Stored records:

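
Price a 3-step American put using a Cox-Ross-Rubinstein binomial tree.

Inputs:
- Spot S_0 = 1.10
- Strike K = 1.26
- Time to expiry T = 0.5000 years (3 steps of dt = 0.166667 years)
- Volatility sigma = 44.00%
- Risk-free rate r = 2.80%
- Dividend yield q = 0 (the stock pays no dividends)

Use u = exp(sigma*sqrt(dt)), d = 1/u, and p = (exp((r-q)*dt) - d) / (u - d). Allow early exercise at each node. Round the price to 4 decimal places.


Answer: Price = V(0,0) = 0.2269

Derivation:
dt = T/N = 0.166667
u = exp(sigma*sqrt(dt)) = 1.196774; d = 1/u = 0.835580
p = (exp((r-q)*dt) - d) / (u - d) = 0.468163
Discount per step: exp(-r*dt) = 0.995344
Stock lattice S(k, i) with i counting down-moves:
  k=0: S(0,0) = 1.1000
  k=1: S(1,0) = 1.3165; S(1,1) = 0.9191
  k=2: S(2,0) = 1.5755; S(2,1) = 1.1000; S(2,2) = 0.7680
  k=3: S(3,0) = 1.8855; S(3,1) = 1.3165; S(3,2) = 0.9191; S(3,3) = 0.6417
Terminal payoffs V(N, i) = max(K - S_T, 0):
  V(3,0) = 0.000000; V(3,1) = 0.000000; V(3,2) = 0.340862; V(3,3) = 0.618264
Backward induction: V(k, i) = exp(-r*dt) * [p * V(k+1, i) + (1-p) * V(k+1, i+1)]; then take max(V_cont, immediate exercise) for American.
  V(2,0) = exp(-r*dt) * [p*0.000000 + (1-p)*0.000000] = 0.000000; exercise = 0.000000; V(2,0) = max -> 0.000000
  V(2,1) = exp(-r*dt) * [p*0.000000 + (1-p)*0.340862] = 0.180439; exercise = 0.160000; V(2,1) = max -> 0.180439
  V(2,2) = exp(-r*dt) * [p*0.340862 + (1-p)*0.618264] = 0.486120; exercise = 0.491987; V(2,2) = max -> 0.491987
  V(1,0) = exp(-r*dt) * [p*0.000000 + (1-p)*0.180439] = 0.095517; exercise = 0.000000; V(1,0) = max -> 0.095517
  V(1,1) = exp(-r*dt) * [p*0.180439 + (1-p)*0.491987] = 0.344520; exercise = 0.340862; V(1,1) = max -> 0.344520
  V(0,0) = exp(-r*dt) * [p*0.095517 + (1-p)*0.344520] = 0.226885; exercise = 0.160000; V(0,0) = max -> 0.226885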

WHAT TO PRODUCE: Once you have read the data above, print all of it again exactly.

REPLY:
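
Price a 3-step American put using a Cox-Ross-Rubinstein binomial tree.

Inputs:
- Spot S_0 = 1.10
- Strike K = 1.26
- Time to expiry T = 0.5000 years (3 steps of dt = 0.166667 years)
- Volatility sigma = 44.00%
- Risk-free rate r = 2.80%
- Dividend yield q = 0 (the stock pays no dividends)

Use u = exp(sigma*sqrt(dt)), d = 1/u, and p = (exp((r-q)*dt) - d) / (u - d). Allow early exercise at each node. Round the price to 4 decimal places.


Answer: Price = V(0,0) = 0.2269

Derivation:
dt = T/N = 0.166667
u = exp(sigma*sqrt(dt)) = 1.196774; d = 1/u = 0.835580
p = (exp((r-q)*dt) - d) / (u - d) = 0.468163
Discount per step: exp(-r*dt) = 0.995344
Stock lattice S(k, i) with i counting down-moves:
  k=0: S(0,0) = 1.1000
  k=1: S(1,0) = 1.3165; S(1,1) = 0.9191
  k=2: S(2,0) = 1.5755; S(2,1) = 1.1000; S(2,2) = 0.7680
  k=3: S(3,0) = 1.8855; S(3,1) = 1.3165; S(3,2) = 0.9191; S(3,3) = 0.6417
Terminal payoffs V(N, i) = max(K - S_T, 0):
  V(3,0) = 0.000000; V(3,1) = 0.000000; V(3,2) = 0.340862; V(3,3) = 0.618264
Backward induction: V(k, i) = exp(-r*dt) * [p * V(k+1, i) + (1-p) * V(k+1, i+1)]; then take max(V_cont, immediate exercise) for American.
  V(2,0) = exp(-r*dt) * [p*0.000000 + (1-p)*0.000000] = 0.000000; exercise = 0.000000; V(2,0) = max -> 0.000000
  V(2,1) = exp(-r*dt) * [p*0.000000 + (1-p)*0.340862] = 0.180439; exercise = 0.160000; V(2,1) = max -> 0.180439
  V(2,2) = exp(-r*dt) * [p*0.340862 + (1-p)*0.618264] = 0.486120; exercise = 0.491987; V(2,2) = max -> 0.491987
  V(1,0) = exp(-r*dt) * [p*0.000000 + (1-p)*0.180439] = 0.095517; exercise = 0.000000; V(1,0) = max -> 0.095517
  V(1,1) = exp(-r*dt) * [p*0.180439 + (1-p)*0.491987] = 0.344520; exercise = 0.340862; V(1,1) = max -> 0.344520
  V(0,0) = exp(-r*dt) * [p*0.095517 + (1-p)*0.344520] = 0.226885; exercise = 0.160000; V(0,0) = max -> 0.226885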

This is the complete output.